(What you will do) An exact copy of all the records is the expected answer.

Input material START

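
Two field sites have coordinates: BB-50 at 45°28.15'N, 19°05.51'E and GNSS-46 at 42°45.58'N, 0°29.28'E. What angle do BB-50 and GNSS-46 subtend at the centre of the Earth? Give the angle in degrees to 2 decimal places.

BB-50: φ = +45.46917°, λ = +19.09183°
GNSS-46: φ = +42.75967°, λ = +0.48800°
Δφ = -2.7095°,  Δλ = -18.6038°
a = sin²(Δφ/2) + cos φ₁ cos φ₂ sin²(Δλ/2) = 0.014011
c = 2·arcsin(√a) = 0.237296 rad = 13.5960°

13.60°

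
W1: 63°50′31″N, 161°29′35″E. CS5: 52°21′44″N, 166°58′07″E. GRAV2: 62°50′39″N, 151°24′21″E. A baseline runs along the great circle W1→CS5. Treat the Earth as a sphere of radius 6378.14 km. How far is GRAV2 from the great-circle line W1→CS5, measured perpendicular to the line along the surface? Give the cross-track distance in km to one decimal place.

509.5 km

W1: φ = +63.84194°, λ = +161.49306°
CS5: φ = +52.36222°, λ = +166.96861°
GRAV2: φ = +62.84417°, λ = +151.40583°
δ₁₃ = central angle W1→GRAV2 = 0.080792 rad  (haversine)
θ₁₃ = bearing W1→GRAV2 = 262.108°,  θ₁₂ = bearing W1→CS5 = 163.484°
dₓₜ = R·arcsin(sin δ₁₃ · sin(θ₁₃ − θ₁₂)) = 6378.14·arcsin(0.08070·sin(98.624°)) = 509.461 km
|dₓₜ| = 509.461 km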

Input material END

(Final answer)
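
Two field sites have coordinates: BB-50 at 45°28.15'N, 19°05.51'E and GNSS-46 at 42°45.58'N, 0°29.28'E. What angle do BB-50 and GNSS-46 subtend at the centre of the Earth? Give the angle in degrees to 2 decimal places.

BB-50: φ = +45.46917°, λ = +19.09183°
GNSS-46: φ = +42.75967°, λ = +0.48800°
Δφ = -2.7095°,  Δλ = -18.6038°
a = sin²(Δφ/2) + cos φ₁ cos φ₂ sin²(Δλ/2) = 0.014011
c = 2·arcsin(√a) = 0.237296 rad = 13.5960°

13.60°

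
W1: 63°50′31″N, 161°29′35″E. CS5: 52°21′44″N, 166°58′07″E. GRAV2: 62°50′39″N, 151°24′21″E. A baseline runs along the great circle W1→CS5. Treat the Earth as a sphere of radius 6378.14 km. How far is GRAV2 from the great-circle line W1→CS5, measured perpendicular to the line along the surface? Give the cross-track distance in km to one decimal place.

509.5 km

W1: φ = +63.84194°, λ = +161.49306°
CS5: φ = +52.36222°, λ = +166.96861°
GRAV2: φ = +62.84417°, λ = +151.40583°
δ₁₃ = central angle W1→GRAV2 = 0.080792 rad  (haversine)
θ₁₃ = bearing W1→GRAV2 = 262.108°,  θ₁₂ = bearing W1→CS5 = 163.484°
dₓₜ = R·arcsin(sin δ₁₃ · sin(θ₁₃ − θ₁₂)) = 6378.14·arcsin(0.08070·sin(98.624°)) = 509.461 km
|dₓₜ| = 509.461 km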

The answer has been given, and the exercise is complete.